Each of the records that follow needs an exact reproduction.
Records Block Start
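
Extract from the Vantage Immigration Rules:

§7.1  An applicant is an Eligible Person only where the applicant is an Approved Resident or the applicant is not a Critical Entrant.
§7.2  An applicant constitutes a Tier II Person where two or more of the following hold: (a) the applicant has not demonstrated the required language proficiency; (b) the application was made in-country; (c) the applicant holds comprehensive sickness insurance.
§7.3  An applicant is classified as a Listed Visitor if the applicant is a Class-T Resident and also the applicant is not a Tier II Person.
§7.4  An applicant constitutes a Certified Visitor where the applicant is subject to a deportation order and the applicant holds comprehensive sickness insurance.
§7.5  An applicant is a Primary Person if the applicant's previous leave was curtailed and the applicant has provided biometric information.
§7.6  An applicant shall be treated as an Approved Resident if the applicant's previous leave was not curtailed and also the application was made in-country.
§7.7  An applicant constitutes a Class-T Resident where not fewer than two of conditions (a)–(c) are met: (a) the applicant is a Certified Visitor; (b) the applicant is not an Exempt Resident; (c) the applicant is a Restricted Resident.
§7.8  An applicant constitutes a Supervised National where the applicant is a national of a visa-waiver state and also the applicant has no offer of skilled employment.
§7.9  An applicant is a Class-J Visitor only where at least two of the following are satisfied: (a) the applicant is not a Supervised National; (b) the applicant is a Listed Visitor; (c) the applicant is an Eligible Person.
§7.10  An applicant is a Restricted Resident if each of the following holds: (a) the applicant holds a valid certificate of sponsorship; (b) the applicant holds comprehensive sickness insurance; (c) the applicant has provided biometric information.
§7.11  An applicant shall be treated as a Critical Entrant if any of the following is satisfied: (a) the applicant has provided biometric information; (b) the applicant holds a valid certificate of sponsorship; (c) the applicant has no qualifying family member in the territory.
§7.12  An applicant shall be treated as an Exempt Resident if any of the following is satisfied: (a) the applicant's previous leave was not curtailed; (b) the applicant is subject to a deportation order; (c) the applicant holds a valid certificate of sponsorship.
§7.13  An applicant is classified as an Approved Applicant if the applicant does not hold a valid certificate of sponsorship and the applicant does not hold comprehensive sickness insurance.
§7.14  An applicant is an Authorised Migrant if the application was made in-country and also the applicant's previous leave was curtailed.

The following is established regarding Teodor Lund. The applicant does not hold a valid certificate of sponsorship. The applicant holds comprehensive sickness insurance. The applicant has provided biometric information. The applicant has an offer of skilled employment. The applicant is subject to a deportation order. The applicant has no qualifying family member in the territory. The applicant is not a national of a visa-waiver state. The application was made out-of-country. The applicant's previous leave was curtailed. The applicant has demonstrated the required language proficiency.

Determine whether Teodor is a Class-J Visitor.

No

§7.8 — Supervised National: [the applicant is a national of a visa-waiver state? no] AND [the applicant has no offer of skilled employment? no] → not satisfied.
§7.4 — Certified Visitor: [the applicant is subject to a deportation order? yes] AND [the applicant holds comprehensive sickness insurance? yes] → satisfied.
§7.12 — Exempt Resident: [the applicant's previous leave was not curtailed? no] OR [the applicant is subject to a deportation order? yes] OR [the applicant holds a valid certificate of sponsorship? no] → satisfied.
§7.10 — Restricted Resident: [the applicant holds a valid certificate of sponsorship? no] AND [the applicant holds comprehensive sickness insurance? yes] AND [the applicant has provided biometric information? yes] → not satisfied.
§7.7 — Class-T Resident: Certified Visitor (§7.4)? yes; not an Exempt Resident (§7.12)? no; Restricted Resident (§7.10)? no — 1 of 3 hold (need ≥2) → not satisfied.
§7.2 — Tier II Person: the applicant has not demonstrated the required language proficiency? no; the application was made in-country? no; the applicant holds comprehensive sickness insurance? yes — 1 of 3 hold (need ≥2) → not satisfied.
§7.3 — Listed Visitor: [Class-T Resident (§7.7)? no] AND [not a Tier II Person (§7.2)? yes] → not satisfied.
§7.6 — Approved Resident: [the applicant's previous leave was not curtailed? no] AND [the application was made in-country? no] → not satisfied.
§7.11 — Critical Entrant: [the applicant has provided biometric information? yes] OR [the applicant holds a valid certificate of sponsorship? no] OR [the applicant has no qualifying family member in the territory? yes] → satisfied.
§7.1 — Eligible Person: [Approved Resident (§7.6)? no] OR [not a Critical Entrant (§7.11)? no] → not satisfied.
§7.9 — Class-J Visitor: not a Supervised National (§7.8)? yes; Listed Visitor (§7.3)? no; Eligible Person (§7.1)? no — 1 of 3 hold (need ≥2) → not satisfied.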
Records Block End
Result of the exercise:
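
Extract from the Vantage Immigration Rules:

§7.1  An applicant is an Eligible Person only where the applicant is an Approved Resident or the applicant is not a Critical Entrant.
§7.2  An applicant constitutes a Tier II Person where two or more of the following hold: (a) the applicant has not demonstrated the required language proficiency; (b) the application was made in-country; (c) the applicant holds comprehensive sickness insurance.
§7.3  An applicant is classified as a Listed Visitor if the applicant is a Class-T Resident and also the applicant is not a Tier II Person.
§7.4  An applicant constitutes a Certified Visitor where the applicant is subject to a deportation order and the applicant holds comprehensive sickness insurance.
§7.5  An applicant is a Primary Person if the applicant's previous leave was curtailed and the applicant has provided biometric information.
§7.6  An applicant shall be treated as an Approved Resident if the applicant's previous leave was not curtailed and also the application was made in-country.
§7.7  An applicant constitutes a Class-T Resident where not fewer than two of conditions (a)–(c) are met: (a) the applicant is a Certified Visitor; (b) the applicant is not an Exempt Resident; (c) the applicant is a Restricted Resident.
§7.8  An applicant constitutes a Supervised National where the applicant is a national of a visa-waiver state and also the applicant has no offer of skilled employment.
§7.9  An applicant is a Class-J Visitor only where at least two of the following are satisfied: (a) the applicant is not a Supervised National; (b) the applicant is a Listed Visitor; (c) the applicant is an Eligible Person.
§7.10  An applicant is a Restricted Resident if each of the following holds: (a) the applicant holds a valid certificate of sponsorship; (b) the applicant holds comprehensive sickness insurance; (c) the applicant has provided biometric information.
§7.11  An applicant shall be treated as a Critical Entrant if any of the following is satisfied: (a) the applicant has provided biometric information; (b) the applicant holds a valid certificate of sponsorship; (c) the applicant has no qualifying family member in the territory.
§7.12  An applicant shall be treated as an Exempt Resident if any of the following is satisfied: (a) the applicant's previous leave was not curtailed; (b) the applicant is subject to a deportation order; (c) the applicant holds a valid certificate of sponsorship.
§7.13  An applicant is classified as an Approved Applicant if the applicant does not hold a valid certificate of sponsorship and the applicant does not hold comprehensive sickness insurance.
§7.14  An applicant is an Authorised Migrant if the application was made in-country and also the applicant's previous leave was curtailed.

The following is established regarding Teodor Lund. The applicant does not hold a valid certificate of sponsorship. The applicant holds comprehensive sickness insurance. The applicant has provided biometric information. The applicant has an offer of skilled employment. The applicant is subject to a deportation order. The applicant has no qualifying family member in the territory. The applicant is not a national of a visa-waiver state. The application was made out-of-country. The applicant's previous leave was curtailed. The applicant has demonstrated the required language proficiency.

Determine whether Teodor is a Class-J Visitor.

No

§7.8 — Supervised National: [the applicant is a national of a visa-waiver state? no] AND [the applicant has no offer of skilled employment? no] → not satisfied.
§7.4 — Certified Visitor: [the applicant is subject to a deportation order? yes] AND [the applicant holds comprehensive sickness insurance? yes] → satisfied.
§7.12 — Exempt Resident: [the applicant's previous leave was not curtailed? no] OR [the applicant is subject to a deportation order? yes] OR [the applicant holds a valid certificate of sponsorship? no] → satisfied.
§7.10 — Restricted Resident: [the applicant holds a valid certificate of sponsorship? no] AND [the applicant holds comprehensive sickness insurance? yes] AND [the applicant has provided biometric information? yes] → not satisfied.
§7.7 — Class-T Resident: Certified Visitor (§7.4)? yes; not an Exempt Resident (§7.12)? no; Restricted Resident (§7.10)? no — 1 of 3 hold (need ≥2) → not satisfied.
§7.2 — Tier II Person: the applicant has not demonstrated the required language proficiency? no; the application was made in-country? no; the applicant holds comprehensive sickness insurance? yes — 1 of 3 hold (need ≥2) → not satisfied.
§7.3 — Listed Visitor: [Class-T Resident (§7.7)? no] AND [not a Tier II Person (§7.2)? yes] → not satisfied.
§7.6 — Approved Resident: [the applicant's previous leave was not curtailed? no] AND [the application was made in-country? no] → not satisfied.
§7.11 — Critical Entrant: [the applicant has provided biometric information? yes] OR [the applicant holds a valid certificate of sponsorship? no] OR [the applicant has no qualifying family member in the territory? yes] → satisfied.
§7.1 — Eligible Person: [Approved Resident (§7.6)? no] OR [not a Critical Entrant (§7.11)? no] → not satisfied.
§7.9 — Class-J Visitor: not a Supervised National (§7.8)? yes; Listed Visitor (§7.3)? no; Eligible Person (§7.1)? no — 1 of 3 hold (need ≥2) → not satisfied.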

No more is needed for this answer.